GIVEN RECORDS
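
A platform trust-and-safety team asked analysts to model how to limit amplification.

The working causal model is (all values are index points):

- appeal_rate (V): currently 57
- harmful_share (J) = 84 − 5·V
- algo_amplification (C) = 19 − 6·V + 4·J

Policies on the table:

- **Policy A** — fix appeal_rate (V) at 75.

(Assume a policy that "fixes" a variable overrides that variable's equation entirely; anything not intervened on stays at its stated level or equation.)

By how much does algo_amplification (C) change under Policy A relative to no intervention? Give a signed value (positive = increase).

-468

Baseline:
  V = 57
  J = 84 − 5·57 = -201
  C = 19 − 6·57 + 4·(-201) = -1127
Policy A (V := 75):
  V = 75
  J = 84 − 5·75 = -291
  C = 19 − 6·75 + 4·(-291) = -1595
Change in C: -1595 − (-1127) = -468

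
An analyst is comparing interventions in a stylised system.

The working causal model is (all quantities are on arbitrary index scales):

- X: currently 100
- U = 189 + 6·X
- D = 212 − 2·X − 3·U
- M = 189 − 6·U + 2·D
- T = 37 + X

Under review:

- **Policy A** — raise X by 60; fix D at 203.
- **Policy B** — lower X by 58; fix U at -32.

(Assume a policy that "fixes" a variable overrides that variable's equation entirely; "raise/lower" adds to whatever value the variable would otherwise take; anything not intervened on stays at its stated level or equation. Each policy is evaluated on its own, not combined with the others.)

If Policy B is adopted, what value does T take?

79

Policy B (X − 58, U := -32):
  X = 100 − 58 = 42
  T = 37 + 42 = 79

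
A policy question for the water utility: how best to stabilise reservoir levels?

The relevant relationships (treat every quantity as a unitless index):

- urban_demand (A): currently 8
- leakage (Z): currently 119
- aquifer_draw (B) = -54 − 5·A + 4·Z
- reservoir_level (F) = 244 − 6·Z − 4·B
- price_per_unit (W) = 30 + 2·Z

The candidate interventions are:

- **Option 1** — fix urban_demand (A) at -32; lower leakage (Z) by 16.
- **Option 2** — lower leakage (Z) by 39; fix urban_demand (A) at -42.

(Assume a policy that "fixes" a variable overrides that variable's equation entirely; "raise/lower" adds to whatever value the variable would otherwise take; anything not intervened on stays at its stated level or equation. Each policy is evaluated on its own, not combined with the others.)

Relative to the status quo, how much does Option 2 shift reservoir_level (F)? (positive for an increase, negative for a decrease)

Baseline:
  A = 8
  Z = 119
  B = -54 − 5·8 + 4·119 = 382
  F = 244 − 6·119 − 4·382 = -1998
Option 2 (Z − 39, A := -42):
  A = -42
  Z = 119 − 39 = 80
  B = -54 − 5·(-42) + 4·80 = 476
  F = 244 − 6·80 − 4·476 = -2140
Change in F: -2140 − (-1998) = -142

-142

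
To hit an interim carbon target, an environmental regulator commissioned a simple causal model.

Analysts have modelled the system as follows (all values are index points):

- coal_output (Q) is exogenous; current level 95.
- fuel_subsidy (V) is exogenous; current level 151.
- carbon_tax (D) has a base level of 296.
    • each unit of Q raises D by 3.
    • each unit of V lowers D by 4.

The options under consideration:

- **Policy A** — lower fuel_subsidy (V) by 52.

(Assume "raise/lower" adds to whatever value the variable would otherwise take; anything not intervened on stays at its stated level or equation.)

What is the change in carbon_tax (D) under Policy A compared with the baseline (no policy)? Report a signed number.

Baseline:
  Q = 95
  V = 151
  D = 296 + 3·95 − 4·151 = -23
Policy A (V − 52):
  Q = 95
  V = 151 − 52 = 99
  D = 296 + 3·95 − 4·99 = 185
Change in D: 185 − (-23) = 208

208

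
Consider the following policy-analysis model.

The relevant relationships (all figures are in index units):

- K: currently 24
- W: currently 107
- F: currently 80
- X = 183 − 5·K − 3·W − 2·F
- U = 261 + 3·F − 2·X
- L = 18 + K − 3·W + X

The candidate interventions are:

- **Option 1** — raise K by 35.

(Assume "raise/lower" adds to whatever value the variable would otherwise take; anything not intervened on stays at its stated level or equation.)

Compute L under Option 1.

Option 1 (K + 35):
  K = 24 + 35 = 59
  W = 107
  F = 80
  X = 183 − 5·59 − 3·107 − 2·80 = -593
  L = 18 + 59 − 3·107 + (-593) = -837

-837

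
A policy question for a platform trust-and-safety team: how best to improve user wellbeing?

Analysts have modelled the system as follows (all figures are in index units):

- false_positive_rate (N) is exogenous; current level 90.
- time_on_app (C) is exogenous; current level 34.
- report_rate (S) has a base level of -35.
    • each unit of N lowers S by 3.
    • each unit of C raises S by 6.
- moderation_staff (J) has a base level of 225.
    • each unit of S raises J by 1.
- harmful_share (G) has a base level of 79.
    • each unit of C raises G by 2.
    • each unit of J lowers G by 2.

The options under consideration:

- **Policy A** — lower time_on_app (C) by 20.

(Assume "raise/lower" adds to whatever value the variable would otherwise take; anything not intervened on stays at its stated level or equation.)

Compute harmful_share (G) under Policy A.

99

Policy A (C − 20):
  N = 90
  C = 34 − 20 = 14
  S = -35 − 3·90 + 6·14 = -221
  J = 225 + (-221) = 4
  G = 79 + 2·14 − 2·4 = 99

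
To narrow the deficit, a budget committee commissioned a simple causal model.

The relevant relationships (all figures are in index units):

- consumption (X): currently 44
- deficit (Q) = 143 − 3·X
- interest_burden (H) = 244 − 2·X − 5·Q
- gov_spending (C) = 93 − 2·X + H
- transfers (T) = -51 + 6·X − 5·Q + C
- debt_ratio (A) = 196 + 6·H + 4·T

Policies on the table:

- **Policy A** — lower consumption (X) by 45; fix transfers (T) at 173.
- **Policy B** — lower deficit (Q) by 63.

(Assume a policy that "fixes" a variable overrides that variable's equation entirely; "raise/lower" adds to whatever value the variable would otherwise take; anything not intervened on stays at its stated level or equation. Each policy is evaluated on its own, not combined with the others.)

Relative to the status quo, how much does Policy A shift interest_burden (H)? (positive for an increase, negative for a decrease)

-585

Baseline:
  X = 44
  Q = 143 − 3·44 = 11
  H = 244 − 2·44 − 5·11 = 101
Policy A (X − 45, T := 173):
  X = 44 − 45 = -1
  Q = 143 − 3·(-1) = 146
  H = 244 − 2·(-1) − 5·146 = -484
Change in H: -484 − 101 = -585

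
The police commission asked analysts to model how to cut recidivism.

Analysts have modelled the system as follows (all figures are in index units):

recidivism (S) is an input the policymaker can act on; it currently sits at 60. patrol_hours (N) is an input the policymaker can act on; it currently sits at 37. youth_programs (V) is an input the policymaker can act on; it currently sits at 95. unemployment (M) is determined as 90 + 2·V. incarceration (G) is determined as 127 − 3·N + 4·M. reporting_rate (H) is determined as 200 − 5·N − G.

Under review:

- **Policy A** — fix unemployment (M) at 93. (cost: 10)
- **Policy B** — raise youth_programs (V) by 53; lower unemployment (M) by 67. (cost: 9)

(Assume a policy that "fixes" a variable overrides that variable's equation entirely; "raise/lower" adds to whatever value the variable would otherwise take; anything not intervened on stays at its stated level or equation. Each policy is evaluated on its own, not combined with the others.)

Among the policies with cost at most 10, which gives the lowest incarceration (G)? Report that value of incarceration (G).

388

Policy A (M := 93):
  N = 37
  V = 95
  M = 93
  G = 127 − 3·37 + 4·93 = 388
Policy B (V + 53, M − 67):
  N = 37
  V = 95 + 53 = 148
  M = 90 + 2·148 (−67 from intervention) = 319
  G = 127 − 3·37 + 4·319 = 1292
Comparing — Policy A: G=388, Policy B: G=1292. Lowest is 388 (Policy A).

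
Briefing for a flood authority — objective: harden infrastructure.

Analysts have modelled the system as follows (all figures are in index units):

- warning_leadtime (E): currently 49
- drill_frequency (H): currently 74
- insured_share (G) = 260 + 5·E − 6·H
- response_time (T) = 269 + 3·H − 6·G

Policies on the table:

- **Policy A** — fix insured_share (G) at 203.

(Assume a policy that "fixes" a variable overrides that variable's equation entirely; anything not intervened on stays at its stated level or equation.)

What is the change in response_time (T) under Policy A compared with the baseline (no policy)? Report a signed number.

Baseline:
  E = 49
  H = 74
  G = 260 + 5·49 − 6·74 = 61
  T = 269 + 3·74 − 6·61 = 125
Policy A (G := 203):
  E = 49
  H = 74
  G = 203
  T = 269 + 3·74 − 6·203 = -727
Change in T: -727 − 125 = -852

-852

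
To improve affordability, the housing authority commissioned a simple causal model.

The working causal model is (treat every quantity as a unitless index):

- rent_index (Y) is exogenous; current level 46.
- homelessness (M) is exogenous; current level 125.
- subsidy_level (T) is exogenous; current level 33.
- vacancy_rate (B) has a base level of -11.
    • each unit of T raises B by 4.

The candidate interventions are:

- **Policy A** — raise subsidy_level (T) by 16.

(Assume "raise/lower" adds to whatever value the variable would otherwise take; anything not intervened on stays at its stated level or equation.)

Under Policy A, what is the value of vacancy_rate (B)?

Policy A (T + 16):
  T = 33 + 16 = 49
  B = -11 + 4·49 = 185

185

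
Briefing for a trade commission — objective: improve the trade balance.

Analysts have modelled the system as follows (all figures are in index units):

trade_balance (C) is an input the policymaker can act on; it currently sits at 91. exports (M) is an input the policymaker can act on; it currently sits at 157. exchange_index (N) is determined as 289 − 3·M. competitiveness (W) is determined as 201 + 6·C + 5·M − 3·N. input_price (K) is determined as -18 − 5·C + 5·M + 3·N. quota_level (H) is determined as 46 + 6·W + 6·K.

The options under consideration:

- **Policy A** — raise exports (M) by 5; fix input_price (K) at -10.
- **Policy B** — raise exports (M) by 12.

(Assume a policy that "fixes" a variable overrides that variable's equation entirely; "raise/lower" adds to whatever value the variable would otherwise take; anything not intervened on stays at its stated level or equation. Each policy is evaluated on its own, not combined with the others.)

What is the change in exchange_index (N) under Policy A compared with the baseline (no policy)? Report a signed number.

-15

Baseline:
  M = 157
  N = 289 − 3·157 = -182
Policy A (M + 5, K := -10):
  M = 157 + 5 = 162
  N = 289 − 3·162 = -197
Change in N: -197 − (-182) = -15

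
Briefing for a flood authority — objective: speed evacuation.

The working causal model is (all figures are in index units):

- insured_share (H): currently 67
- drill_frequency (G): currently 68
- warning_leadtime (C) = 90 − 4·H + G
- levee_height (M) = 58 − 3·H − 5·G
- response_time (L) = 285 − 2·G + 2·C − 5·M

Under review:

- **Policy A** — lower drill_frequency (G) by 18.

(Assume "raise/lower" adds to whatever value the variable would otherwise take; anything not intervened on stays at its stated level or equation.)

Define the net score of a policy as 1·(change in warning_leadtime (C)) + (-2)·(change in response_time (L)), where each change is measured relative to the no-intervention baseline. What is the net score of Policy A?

882

Baseline:
  H = 67
  G = 68
  C = 90 − 4·67 + 68 = -110
  M = 58 − 3·67 − 5·68 = -483
  L = 285 − 2·68 + 2·(-110) − 5·(-483) = 2344
Policy A (G − 18):
  H = 67
  G = 68 − 18 = 50
  C = 90 − 4·67 + 50 = -128
  M = 58 − 3·67 − 5·50 = -393
  L = 285 − 2·50 + 2·(-128) − 5·(-393) = 1894
ΔC = -128 − (-110) = -18; ΔL = 1894 − 2344 = -450
Score = 1·(-18) + (-2)·(-450) = 882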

YOUR OBJECTIVE
In the listing above, find the line with "To hit an interim" and the line with "- report_rate (S) has a base level of -35."; set down exactly those two lines and every line between them, nothing more.

RESPONSE BOX
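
To hit an interim carbon target, an environmental regulator commissioned a simple causal model.

Analysts have modelled the system as follows (all values are index points):

- coal_output (Q) is exogenous; current level 95.
- fuel_subsidy (V) is exogenous; current level 151.
- carbon_tax (D) has a base level of 296.
    • each unit of Q raises D by 3.
    • each unit of V lowers D by 4.

The options under consideration:

- **Policy A** — lower fuel_subsidy (V) by 52.

(Assume "raise/lower" adds to whatever value the variable would otherwise take; anything not intervened on stays at its stated level or equation.)

What is the change in carbon_tax (D) under Policy A compared with the baseline (no policy)? Report a signed number.

Baseline:
  Q = 95
  V = 151
  D = 296 + 3·95 − 4·151 = -23
Policy A (V − 52):
  Q = 95
  V = 151 − 52 = 99
  D = 296 + 3·95 − 4·99 = 185
Change in D: 185 − (-23) = 208

208

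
Consider the following policy-analysis model.

The relevant relationships (all figures are in index units):

- K: currently 24
- W: currently 107
- F: currently 80
- X = 183 − 5·K − 3·W − 2·F
- U = 261 + 3·F − 2·X
- L = 18 + K − 3·W + X

The candidate interventions are:

- **Option 1** — raise K by 35.

(Assume "raise/lower" adds to whatever value the variable would otherwise take; anything not intervened on stays at its stated level or equation.)

Compute L under Option 1.

Option 1 (K + 35):
  K = 24 + 35 = 59
  W = 107
  F = 80
  X = 183 − 5·59 − 3·107 − 2·80 = -593
  L = 18 + 59 − 3·107 + (-593) = -837

-837

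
A policy question for a platform trust-and-safety team: how best to improve user wellbeing?

Analysts have modelled the system as follows (all figures are in index units):

- false_positive_rate (N) is exogenous; current level 90.
- time_on_app (C) is exogenous; current level 34.
- report_rate (S) has a base level of -35.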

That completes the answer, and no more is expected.